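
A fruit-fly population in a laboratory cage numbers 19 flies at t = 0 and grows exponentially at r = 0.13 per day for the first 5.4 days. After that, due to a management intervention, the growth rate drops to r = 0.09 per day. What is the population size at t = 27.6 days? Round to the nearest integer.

283 flies

Phase 1: N(5.4) = 19·e^(0.13×5.4) = 19·e^0.702 = 38.3379.
Phase 2 runs for 27.6 − 5.4 = 22.2 days at r = 0.09.
N(27.6) = 38.3379·e^(0.09×22.2) = 38.3379·e^1.998 = 282.715.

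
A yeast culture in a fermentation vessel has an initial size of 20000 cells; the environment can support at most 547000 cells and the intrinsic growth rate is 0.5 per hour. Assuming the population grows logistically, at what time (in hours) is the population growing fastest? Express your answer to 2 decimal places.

6.54 hours

Logistic growth is fastest at N = K/2 = 273500.
A = (K − N₀)/N₀ = 26.35. Set K/(1 + A·e^(−rt)) = K/2 → A·e^(−rt) = 1.
e^(−0.5t) = 1/26.35 = 0.0379507, so t = ln(26.35)/0.5 = 3.2715/0.5 = 6.5429.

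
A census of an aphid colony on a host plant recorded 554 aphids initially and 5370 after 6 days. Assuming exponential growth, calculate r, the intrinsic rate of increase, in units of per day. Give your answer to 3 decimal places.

0.379 per day

From N(t) = N₀·e^(rt): e^(r·6) = 5370/554 = 9.6931.
r·6 = ln(9.6931) = 2.2714, so r = 2.2714/6 = 0.37857.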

■ TASK DETAILS ■
Each of the records is to be written out again exactly.

■ RESPONSE BELOW ■
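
A fruit-fly population in a laboratory cage numbers 19 flies at t = 0 and grows exponentially at r = 0.13 per day for the first 5.4 days. After that, due to a management intervention, the growth rate drops to r = 0.09 per day. What is the population size at t = 27.6 days? Round to the nearest integer.

283 flies

Phase 1: N(5.4) = 19·e^(0.13×5.4) = 19·e^0.702 = 38.3379.
Phase 2 runs for 27.6 − 5.4 = 22.2 days at r = 0.09.
N(27.6) = 38.3379·e^(0.09×22.2) = 38.3379·e^1.998 = 282.715.

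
A yeast culture in a fermentation vessel has an initial size of 20000 cells; the environment can support at most 547000 cells and the intrinsic growth rate is 0.5 per hour. Assuming the population grows logistically, at what time (in hours) is the population growing fastest? Express your answer to 2 decimal places.

6.54 hours

Logistic growth is fastest at N = K/2 = 273500.
A = (K − N₀)/N₀ = 26.35. Set K/(1 + A·e^(−rt)) = K/2 → A·e^(−rt) = 1.
e^(−0.5t) = 1/26.35 = 0.0379507, so t = ln(26.35)/0.5 = 3.2715/0.5 = 6.5429.

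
A census of an aphid colony on a host plant recorded 554 aphids initially and 5370 after 6 days. Assuming exponential growth, calculate r, the intrinsic rate of increase, in units of per day. Give your answer to 3 decimal places.

0.379 per day

From N(t) = N₀·e^(rt): e^(r·6) = 5370/554 = 9.6931.
r·6 = ln(9.6931) = 2.2714, so r = 2.2714/6 = 0.37857.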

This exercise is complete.